Exercise = Copy the data exactly from the line that contains "Perform the following" through the line that contains "8. write(P3, v=0, val=100)", keeping both end lines and leaving out everything else.

Data in this exercise =

====================

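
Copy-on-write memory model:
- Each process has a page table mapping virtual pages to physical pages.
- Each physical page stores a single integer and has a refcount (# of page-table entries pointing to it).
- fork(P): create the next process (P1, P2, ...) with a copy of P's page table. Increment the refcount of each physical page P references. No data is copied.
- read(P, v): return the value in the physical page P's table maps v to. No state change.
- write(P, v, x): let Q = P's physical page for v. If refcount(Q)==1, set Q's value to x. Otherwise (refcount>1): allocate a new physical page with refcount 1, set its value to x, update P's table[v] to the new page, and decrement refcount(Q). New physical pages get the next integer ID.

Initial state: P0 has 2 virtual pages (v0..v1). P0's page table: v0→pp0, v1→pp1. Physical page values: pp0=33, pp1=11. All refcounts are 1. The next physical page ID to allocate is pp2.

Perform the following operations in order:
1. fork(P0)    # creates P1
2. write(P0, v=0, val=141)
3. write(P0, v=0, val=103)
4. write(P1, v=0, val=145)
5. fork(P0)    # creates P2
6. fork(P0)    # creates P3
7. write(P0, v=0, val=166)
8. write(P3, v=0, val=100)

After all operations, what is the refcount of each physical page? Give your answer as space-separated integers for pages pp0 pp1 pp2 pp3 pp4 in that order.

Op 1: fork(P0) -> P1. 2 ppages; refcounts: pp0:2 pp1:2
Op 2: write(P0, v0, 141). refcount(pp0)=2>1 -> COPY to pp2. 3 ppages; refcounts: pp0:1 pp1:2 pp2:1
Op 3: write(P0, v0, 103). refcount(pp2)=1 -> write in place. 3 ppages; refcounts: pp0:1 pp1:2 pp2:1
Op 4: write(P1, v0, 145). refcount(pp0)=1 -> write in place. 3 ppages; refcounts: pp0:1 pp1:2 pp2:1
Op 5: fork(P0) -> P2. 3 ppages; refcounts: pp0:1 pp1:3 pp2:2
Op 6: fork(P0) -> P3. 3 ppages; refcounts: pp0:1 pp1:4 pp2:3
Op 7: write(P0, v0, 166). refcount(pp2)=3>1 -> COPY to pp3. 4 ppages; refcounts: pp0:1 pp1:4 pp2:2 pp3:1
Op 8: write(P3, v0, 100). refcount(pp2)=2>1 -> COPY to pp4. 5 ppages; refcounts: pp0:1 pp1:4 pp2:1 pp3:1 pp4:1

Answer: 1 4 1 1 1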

====================

Exercise solution =
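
Perform the following operations in order:
1. fork(P0)    # creates P1
2. write(P0, v=0, val=141)
3. write(P0, v=0, val=103)
4. write(P1, v=0, val=145)
5. fork(P0)    # creates P2
6. fork(P0)    # creates P3
7. write(P0, v=0, val=166)
8. write(P3, v=0, val=100)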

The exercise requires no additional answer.